[[ Source records, beginning ]]

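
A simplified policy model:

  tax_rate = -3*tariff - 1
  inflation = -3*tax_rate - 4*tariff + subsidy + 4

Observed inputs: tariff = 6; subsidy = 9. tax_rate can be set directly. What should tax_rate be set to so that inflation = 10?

Intervening on tax_rate fixes its value directly, overriding its dependence on tariff.
Substituting into the inflation equation gives inflation = -3*tax_rate - 11.
Solve -3*tax_rate - 11 = 10: tax_rate = (10 + 11) / -3 = -7.

tax_rate = -7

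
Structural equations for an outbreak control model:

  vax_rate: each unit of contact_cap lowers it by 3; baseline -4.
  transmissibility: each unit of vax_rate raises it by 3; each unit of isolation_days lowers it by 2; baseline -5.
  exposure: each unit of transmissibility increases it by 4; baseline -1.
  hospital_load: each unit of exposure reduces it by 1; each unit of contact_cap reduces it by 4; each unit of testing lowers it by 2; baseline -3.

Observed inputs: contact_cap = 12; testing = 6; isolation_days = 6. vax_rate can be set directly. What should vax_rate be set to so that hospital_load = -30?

Intervening on vax_rate fixes its value directly, overriding its dependence on contact_cap.
Substituting into the transmissibility equation gives transmissibility = 3*vax_rate - 17.
So exposure = 12*vax_rate - 69.
Substituting into the hospital_load equation gives hospital_load = -12*vax_rate + 6.
Solve -12*vax_rate + 6 = -30: vax_rate = (-30 - 6) / -12 = 3.

vax_rate = 3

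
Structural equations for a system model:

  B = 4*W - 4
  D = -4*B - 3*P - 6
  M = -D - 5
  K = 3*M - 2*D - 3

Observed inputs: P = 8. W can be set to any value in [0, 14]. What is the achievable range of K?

52 to 1172

Substituting into the D equation gives D = -16*W - 14.
This gives M = 16*W + 9.
So K = 80*W + 52.
Linear in W, so extremes are at the endpoints: W = 0 gives K = 52; W = 14 gives K = 1172.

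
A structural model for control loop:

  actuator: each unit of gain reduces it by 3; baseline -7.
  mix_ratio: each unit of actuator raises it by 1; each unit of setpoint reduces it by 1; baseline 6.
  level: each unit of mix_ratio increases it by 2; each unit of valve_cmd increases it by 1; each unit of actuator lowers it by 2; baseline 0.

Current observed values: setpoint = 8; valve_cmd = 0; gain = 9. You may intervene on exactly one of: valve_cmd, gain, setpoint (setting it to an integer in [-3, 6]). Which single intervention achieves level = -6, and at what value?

Intervening on valve_cmd: with other inputs at their observed values, level = valve_cmd - 4. Solving for -6 gives valve_cmd = -2, within [-3, 6].
Intervening on gain: the paths from gain to level cancel (net effect zero), leaving level = -4; -6 is unreachable this way.
Intervening on setpoint: level = -2*setpoint + 12. Reaching -6 requires setpoint = 9, outside [-3, 6].

set valve_cmd = -2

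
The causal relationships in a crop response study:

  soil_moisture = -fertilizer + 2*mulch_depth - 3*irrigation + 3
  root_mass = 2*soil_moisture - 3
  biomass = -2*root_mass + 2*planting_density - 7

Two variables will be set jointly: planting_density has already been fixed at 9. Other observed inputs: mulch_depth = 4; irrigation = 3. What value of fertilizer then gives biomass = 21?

fertilizer = 3

With planting_density held at 9:
Substituting into the soil_moisture equation gives soil_moisture = -fertilizer + 2.
root_mass becomes -2*fertilizer + 1.
Substituting into the biomass equation gives biomass = 4*fertilizer + 9.
Solve 4*fertilizer + 9 = 21: fertilizer = (21 - 9) / 4 = 3.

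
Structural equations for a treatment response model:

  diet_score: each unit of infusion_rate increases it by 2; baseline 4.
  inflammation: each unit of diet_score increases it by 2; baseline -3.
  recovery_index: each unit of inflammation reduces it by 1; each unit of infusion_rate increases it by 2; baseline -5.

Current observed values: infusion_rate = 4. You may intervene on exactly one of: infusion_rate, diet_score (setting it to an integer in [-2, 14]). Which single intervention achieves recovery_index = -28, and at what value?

Intervening on infusion_rate: with other inputs at their observed values, recovery_index = -2*infusion_rate - 10. Solving for -28 gives infusion_rate = 9, within [-2, 14].
Intervening on diet_score: recovery_index = -2*diet_score + 6. Reaching -28 requires diet_score = 17, outside [-2, 14].

set infusion_rate = 9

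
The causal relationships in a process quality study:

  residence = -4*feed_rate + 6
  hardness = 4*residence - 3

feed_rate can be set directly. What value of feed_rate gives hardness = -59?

feed_rate = 5

Substituting into the hardness equation gives hardness = -16*feed_rate + 21.
Solve -16*feed_rate + 21 = -59: feed_rate = (-59 - 21) / -16 = 5.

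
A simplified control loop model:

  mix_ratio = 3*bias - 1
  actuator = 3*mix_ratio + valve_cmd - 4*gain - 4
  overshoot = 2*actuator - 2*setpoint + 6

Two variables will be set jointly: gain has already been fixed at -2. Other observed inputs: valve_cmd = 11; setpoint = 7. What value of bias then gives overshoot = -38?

bias = -3

With gain held at -2:
Substituting into the actuator equation gives actuator = 9*bias + 12.
overshoot becomes 18*bias + 16.
Solve 18*bias + 16 = -38: bias = (-38 - 16) / 18 = -3.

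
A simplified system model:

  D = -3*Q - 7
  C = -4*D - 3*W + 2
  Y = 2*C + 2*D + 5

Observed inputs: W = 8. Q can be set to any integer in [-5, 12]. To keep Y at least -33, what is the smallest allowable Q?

Q = -2

Substituting into the C equation gives C = 12*Q + 6.
Substituting into the Y equation gives Y = 18*Q + 3.
Require 18*Q + 3 ≥ -33, so Q ≥ -2.
The smallest integer in [-5, 12] satisfying this is -2.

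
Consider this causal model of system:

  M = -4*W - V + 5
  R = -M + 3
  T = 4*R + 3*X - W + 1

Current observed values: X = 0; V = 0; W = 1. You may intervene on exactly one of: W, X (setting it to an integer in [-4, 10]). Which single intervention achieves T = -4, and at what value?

set X = -4

Intervening on W: T = 15*W - 7. Reaching -4 requires W = 1/5, not an integer.
Intervening on X: with other inputs at their observed values, T = 3*X + 8. Solving for -4 gives X = -4, within [-4, 10].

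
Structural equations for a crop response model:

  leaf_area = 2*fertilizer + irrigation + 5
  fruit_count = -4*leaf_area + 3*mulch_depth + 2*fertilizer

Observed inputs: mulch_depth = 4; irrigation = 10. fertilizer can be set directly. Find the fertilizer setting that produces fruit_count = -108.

fertilizer = 10

Substituting into the leaf_area equation gives leaf_area = 2*fertilizer + 15.
This gives fruit_count = -6*fertilizer - 48.
Solve -6*fertilizer - 48 = -108: fertilizer = (-108 + 48) / -6 = 10.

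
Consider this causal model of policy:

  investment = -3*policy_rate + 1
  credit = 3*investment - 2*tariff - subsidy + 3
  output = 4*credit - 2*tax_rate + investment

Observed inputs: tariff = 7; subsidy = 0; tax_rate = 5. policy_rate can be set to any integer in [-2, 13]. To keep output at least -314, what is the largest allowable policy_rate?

policy_rate = 7

Substituting into the credit equation gives credit = -9*policy_rate - 8.
This gives output = -39*policy_rate - 41.
Require -39*policy_rate - 41 ≥ -314, so policy_rate ≤ 7.
The largest integer in [-2, 13] satisfying this is 7.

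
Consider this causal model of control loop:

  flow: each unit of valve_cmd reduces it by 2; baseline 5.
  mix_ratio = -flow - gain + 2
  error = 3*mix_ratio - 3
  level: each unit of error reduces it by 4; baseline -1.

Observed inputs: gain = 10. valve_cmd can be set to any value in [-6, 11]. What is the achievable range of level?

Substituting into the mix_ratio equation gives mix_ratio = 2*valve_cmd - 13.
This gives error = 6*valve_cmd - 42.
level becomes -24*valve_cmd + 167.
Linear in valve_cmd, so extremes are at the endpoints: valve_cmd = -6 gives level = 311; valve_cmd = 11 gives level = -97.

-97 to 311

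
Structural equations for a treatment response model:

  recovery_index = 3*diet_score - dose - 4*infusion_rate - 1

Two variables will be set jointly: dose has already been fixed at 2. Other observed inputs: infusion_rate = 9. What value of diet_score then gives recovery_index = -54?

diet_score = -5

With dose held at 2:
Substituting into the recovery_index equation gives recovery_index = 3*diet_score - 39.
Solve 3*diet_score - 39 = -54: diet_score = (-54 + 39) / 3 = -5.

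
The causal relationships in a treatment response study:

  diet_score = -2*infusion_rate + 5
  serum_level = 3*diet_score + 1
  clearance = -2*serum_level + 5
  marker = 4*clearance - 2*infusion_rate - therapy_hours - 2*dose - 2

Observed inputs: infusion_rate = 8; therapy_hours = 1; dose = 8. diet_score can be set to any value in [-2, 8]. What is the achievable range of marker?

-215 to 25

Intervening on diet_score fixes its value directly, overriding its dependence on infusion_rate.
Substituting into the clearance equation gives clearance = -6*diet_score + 3.
Substituting into the marker equation gives marker = -24*diet_score - 23.
Linear in diet_score, so extremes are at the endpoints: diet_score = -2 gives marker = 25; diet_score = 8 gives marker = -215.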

[[ Source records, end ]]

* [What is required]
Could you copy every line from the records that has "crop" in it?

* [Solution to this exercise]
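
The causal relationships in a crop response study:
Structural equations for a crop response model: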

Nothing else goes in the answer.